> YOUR TASK
Quote the entries below from the line with "A device-troubleshooting guide" through the line with "r6: power_on :- fan_spinning, safe_mode.", both ends included, and only those lines.

> DATASET CONTENT
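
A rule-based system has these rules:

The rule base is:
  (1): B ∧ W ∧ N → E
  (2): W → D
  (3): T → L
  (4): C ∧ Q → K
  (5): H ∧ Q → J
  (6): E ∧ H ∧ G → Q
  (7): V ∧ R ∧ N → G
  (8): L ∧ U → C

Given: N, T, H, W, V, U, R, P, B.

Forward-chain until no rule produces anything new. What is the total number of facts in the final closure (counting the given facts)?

Round 1 — (1), (2), (3), (7), derive E, D, L, G.
Round 2 — (6), (8), derive Q, C.
Round 3 — (4), (5), derive K, J.
Closure: {B, C, D, E, G, H, J, K, L, N, P, Q, R, T, U, V, W} — 17 facts.

17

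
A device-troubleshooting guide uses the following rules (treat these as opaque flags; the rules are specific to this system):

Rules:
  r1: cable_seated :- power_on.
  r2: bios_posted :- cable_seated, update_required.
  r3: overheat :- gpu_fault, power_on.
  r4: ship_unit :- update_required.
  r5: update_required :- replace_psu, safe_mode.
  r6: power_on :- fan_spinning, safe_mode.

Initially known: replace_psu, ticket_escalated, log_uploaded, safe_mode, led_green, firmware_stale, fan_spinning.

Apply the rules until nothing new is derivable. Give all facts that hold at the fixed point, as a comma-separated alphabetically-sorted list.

Round 1 — r5, r6, derive update_required, power_on.
Round 2 — r1, r4, derive cable_seated, ship_unit.
Round 3 — r2, derive bios_posted.

bios_posted, cable_seated, fan_spinning, firmware_stale, led_green, log_uploaded, power_on, replace_psu, safe_mode, ship_unit, ticket_escalated, update_required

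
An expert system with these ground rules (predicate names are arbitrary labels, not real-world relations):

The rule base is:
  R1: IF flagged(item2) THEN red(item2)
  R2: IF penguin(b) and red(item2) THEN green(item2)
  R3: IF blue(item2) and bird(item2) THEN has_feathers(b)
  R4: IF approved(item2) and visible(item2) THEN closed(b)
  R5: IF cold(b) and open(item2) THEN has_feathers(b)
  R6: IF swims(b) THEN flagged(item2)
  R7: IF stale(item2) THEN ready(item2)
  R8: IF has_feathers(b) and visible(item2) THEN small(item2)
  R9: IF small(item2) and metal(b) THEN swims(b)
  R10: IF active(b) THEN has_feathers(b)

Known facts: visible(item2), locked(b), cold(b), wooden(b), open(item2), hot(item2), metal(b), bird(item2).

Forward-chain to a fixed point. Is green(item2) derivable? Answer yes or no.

Round 1 fires R5, giving has_feathers(b).
Round 2 fires R8, giving small(item2).
Round 3 fires R9, giving swims(b).
Round 4 fires R6, giving flagged(item2).
Round 5 fires R1, giving red(item2).
Fixed point reached. green(item2) is concluded only by R2; R2 needs penguin(b) (never derived).

no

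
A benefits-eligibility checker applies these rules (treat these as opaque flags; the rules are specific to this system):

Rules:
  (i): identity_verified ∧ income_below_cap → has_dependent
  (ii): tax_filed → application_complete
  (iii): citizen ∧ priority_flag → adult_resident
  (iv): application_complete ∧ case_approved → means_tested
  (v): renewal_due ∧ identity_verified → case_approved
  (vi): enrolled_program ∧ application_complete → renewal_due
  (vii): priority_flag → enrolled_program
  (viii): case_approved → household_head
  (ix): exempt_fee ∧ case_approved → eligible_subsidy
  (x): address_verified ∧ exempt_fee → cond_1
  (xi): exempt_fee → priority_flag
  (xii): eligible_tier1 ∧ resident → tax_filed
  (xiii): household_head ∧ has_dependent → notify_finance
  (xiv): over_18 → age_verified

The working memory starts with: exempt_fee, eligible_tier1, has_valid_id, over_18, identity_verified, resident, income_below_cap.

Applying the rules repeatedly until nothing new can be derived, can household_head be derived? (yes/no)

Round 1 fires (i), (xi), (xii), (xiv), giving has_dependent, priority_flag, tax_filed, age_verified.
Round 2 fires (ii), (vii), giving application_complete, enrolled_program.
Round 3 fires (vi), giving renewal_due.
Round 4 fires (v), giving case_approved.
Round 5 fires (iv), (viii), (ix), giving means_tested, household_head, eligible_subsidy.
Round 6 fires (xiii), giving notify_finance.
household_head appears in round 5, so it is derivable.

yes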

> TASK SOLUTION
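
A device-troubleshooting guide uses the following rules (treat these as opaque flags; the rules are specific to this system):

Rules:
  r1: cable_seated :- power_on.
  r2: bios_posted :- cable_seated, update_required.
  r3: overheat :- gpu_fault, power_on.
  r4: ship_unit :- update_required.
  r5: update_required :- replace_psu, safe_mode.
  r6: power_on :- fan_spinning, safe_mode.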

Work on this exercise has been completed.